### What you need to do
Print, from the listing below, the lines starting at the line containing "task-3 holds (1, 0, 0)" and ending at the line containing "Model: resource order", exactly as they stand, and print nothing else.

### Input material

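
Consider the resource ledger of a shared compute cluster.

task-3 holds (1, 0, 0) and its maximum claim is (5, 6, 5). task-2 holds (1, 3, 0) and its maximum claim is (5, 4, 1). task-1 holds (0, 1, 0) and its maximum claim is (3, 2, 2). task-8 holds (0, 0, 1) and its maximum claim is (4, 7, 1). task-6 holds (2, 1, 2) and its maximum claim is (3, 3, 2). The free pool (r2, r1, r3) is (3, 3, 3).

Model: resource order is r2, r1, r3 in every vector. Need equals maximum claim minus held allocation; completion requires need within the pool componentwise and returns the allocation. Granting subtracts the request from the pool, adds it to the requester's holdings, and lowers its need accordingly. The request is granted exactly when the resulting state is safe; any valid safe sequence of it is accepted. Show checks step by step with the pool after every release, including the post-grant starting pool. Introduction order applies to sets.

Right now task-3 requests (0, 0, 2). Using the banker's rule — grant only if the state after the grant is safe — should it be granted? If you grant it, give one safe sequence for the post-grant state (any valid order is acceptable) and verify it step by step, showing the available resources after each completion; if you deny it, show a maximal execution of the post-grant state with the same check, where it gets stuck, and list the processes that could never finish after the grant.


GRANT. The post-grant state is safe; one safe sequence: task-6, task-2, task-1, task-3, task-8.
Key observation: post-grant, (3, 3, 1) remains, and an order beginning with task-6 completes everyone.
Step-by-step check of the post-grant state:
  pool = (3, 3, 1)
  task-6 needs (1, 2, 0) <= (3, 3, 1) -> finishes; pool += (2, 1, 2) = (5, 4, 3)
  task-2 needs (4, 1, 1) <= (5, 4, 3) -> finishes; pool += (1, 3, 0) = (6, 7, 3)
  task-1 needs (3, 1, 2) <= (6, 7, 3) -> finishes; pool += (0, 1, 0) = (6, 8, 3)
  task-3 needs (4, 6, 3) <= (6, 8, 3) -> finishes; pool += (1, 0, 2) = (7, 8, 5)
  task-8 needs (4, 7, 0) <= (7, 8, 5) -> finishes; pool += (0, 0, 1) = (7, 8, 6)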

### Solution
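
task-3 holds (1, 0, 0) and its maximum claim is (5, 6, 5). task-2 holds (1, 3, 0) and its maximum claim is (5, 4, 1). task-1 holds (0, 1, 0) and its maximum claim is (3, 2, 2). task-8 holds (0, 0, 1) and its maximum claim is (4, 7, 1). task-6 holds (2, 1, 2) and its maximum claim is (3, 3, 2). The free pool (r2, r1, r3) is (3, 3, 3).

Model: resource order is r2, r1, r3 in every vector. Need equals maximum claim minus held allocation; completion requires need within the pool componentwise and returns the allocation. Granting subtracts the request from the pool, adds it to the requester's holdings, and lowers its need accordingly. The request is granted exactly when the resulting state is safe; any valid safe sequence of it is accepted. Show checks step by step with the pool after every release, including the post-grant starting pool. Introduction order applies to sets.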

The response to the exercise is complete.